▸ **PROBLEM TO SOLVE**
Should any entry look odd, write it out exactly anyway, along with all the rest.
*** SOURCE MATERIAL Section Begins ***
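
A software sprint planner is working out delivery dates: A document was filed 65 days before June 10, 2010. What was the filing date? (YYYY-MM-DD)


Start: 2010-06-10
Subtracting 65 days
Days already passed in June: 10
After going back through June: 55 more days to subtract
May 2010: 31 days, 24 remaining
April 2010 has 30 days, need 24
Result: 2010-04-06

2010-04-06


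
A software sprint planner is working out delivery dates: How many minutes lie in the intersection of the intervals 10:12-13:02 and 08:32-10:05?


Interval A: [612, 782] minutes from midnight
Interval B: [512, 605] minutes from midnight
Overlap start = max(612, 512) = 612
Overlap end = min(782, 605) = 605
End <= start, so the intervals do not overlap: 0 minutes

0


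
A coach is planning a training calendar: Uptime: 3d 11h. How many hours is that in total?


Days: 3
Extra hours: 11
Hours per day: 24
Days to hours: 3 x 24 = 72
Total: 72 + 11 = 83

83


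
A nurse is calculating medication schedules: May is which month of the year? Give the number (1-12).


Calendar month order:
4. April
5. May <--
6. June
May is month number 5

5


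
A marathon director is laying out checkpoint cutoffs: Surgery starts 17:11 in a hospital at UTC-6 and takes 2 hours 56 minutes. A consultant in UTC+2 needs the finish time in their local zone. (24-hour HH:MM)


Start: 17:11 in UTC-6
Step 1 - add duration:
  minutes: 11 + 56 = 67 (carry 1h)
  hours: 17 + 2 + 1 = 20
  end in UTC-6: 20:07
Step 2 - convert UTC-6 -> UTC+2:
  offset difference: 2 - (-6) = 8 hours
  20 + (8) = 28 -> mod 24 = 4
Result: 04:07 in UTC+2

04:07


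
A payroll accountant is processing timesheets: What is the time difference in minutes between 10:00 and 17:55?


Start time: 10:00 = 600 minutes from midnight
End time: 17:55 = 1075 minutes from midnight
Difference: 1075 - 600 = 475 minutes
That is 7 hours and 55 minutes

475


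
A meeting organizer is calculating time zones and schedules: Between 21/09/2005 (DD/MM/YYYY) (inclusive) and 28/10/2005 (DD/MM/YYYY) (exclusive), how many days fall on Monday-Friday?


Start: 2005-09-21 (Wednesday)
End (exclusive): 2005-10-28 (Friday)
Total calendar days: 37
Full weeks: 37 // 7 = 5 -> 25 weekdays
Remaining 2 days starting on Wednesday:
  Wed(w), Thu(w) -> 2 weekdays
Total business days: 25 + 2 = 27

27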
*** SOURCE MATERIAL Section Ends ***
▸ **REPLY TO THE EXERCISE**
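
A software sprint planner is working out delivery dates: A document was filed 65 days before June 10, 2010. What was the filing date? (YYYY-MM-DD)


Start: 2010-06-10
Subtracting 65 days
Days already passed in June: 10
After going back through June: 55 more days to subtract
May 2010: 31 days, 24 remaining
April 2010 has 30 days, need 24
Result: 2010-04-06

2010-04-06


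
A software sprint planner is working out delivery dates: How many minutes lie in the intersection of the intervals 10:12-13:02 and 08:32-10:05?


Interval A: [612, 782] minutes from midnight
Interval B: [512, 605] minutes from midnight
Overlap start = max(612, 512) = 612
Overlap end = min(782, 605) = 605
End <= start, so the intervals do not overlap: 0 minutes

0


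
A coach is planning a training calendar: Uptime: 3d 11h. How many hours is that in total?


Days: 3
Extra hours: 11
Hours per day: 24
Days to hours: 3 x 24 = 72
Total: 72 + 11 = 83

83


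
A nurse is calculating medication schedules: May is which month of the year? Give the number (1-12).


Calendar month order:
4. April
5. May <--
6. June
May is month number 5

5


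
A marathon director is laying out checkpoint cutoffs: Surgery starts 17:11 in a hospital at UTC-6 and takes 2 hours 56 minutes. A consultant in UTC+2 needs the finish time in their local zone. (24-hour HH:MM)


Start: 17:11 in UTC-6
Step 1 - add duration:
  minutes: 11 + 56 = 67 (carry 1h)
  hours: 17 + 2 + 1 = 20
  end in UTC-6: 20:07
Step 2 - convert UTC-6 -> UTC+2:
  offset difference: 2 - (-6) = 8 hours
  20 + (8) = 28 -> mod 24 = 4
Result: 04:07 in UTC+2

04:07


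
A payroll accountant is processing timesheets: What is the time difference in minutes between 10:00 and 17:55?


Start time: 10:00 = 600 minutes from midnight
End time: 17:55 = 1075 minutes from midnight
Difference: 1075 - 600 = 475 minutes
That is 7 hours and 55 minutes

475


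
A meeting organizer is calculating time zones and schedules: Between 21/09/2005 (DD/MM/YYYY) (inclusive) and 28/10/2005 (DD/MM/YYYY) (exclusive), how many days fall on Monday-Friday?


Start: 2005-09-21 (Wednesday)
End (exclusive): 2005-10-28 (Friday)
Total calendar days: 37
Full weeks: 37 // 7 = 5 -> 25 weekdays
Remaining 2 days starting on Wednesday:
  Wed(w), Thu(w) -> 2 weekdays
Total business days: 25 + 2 = 27

27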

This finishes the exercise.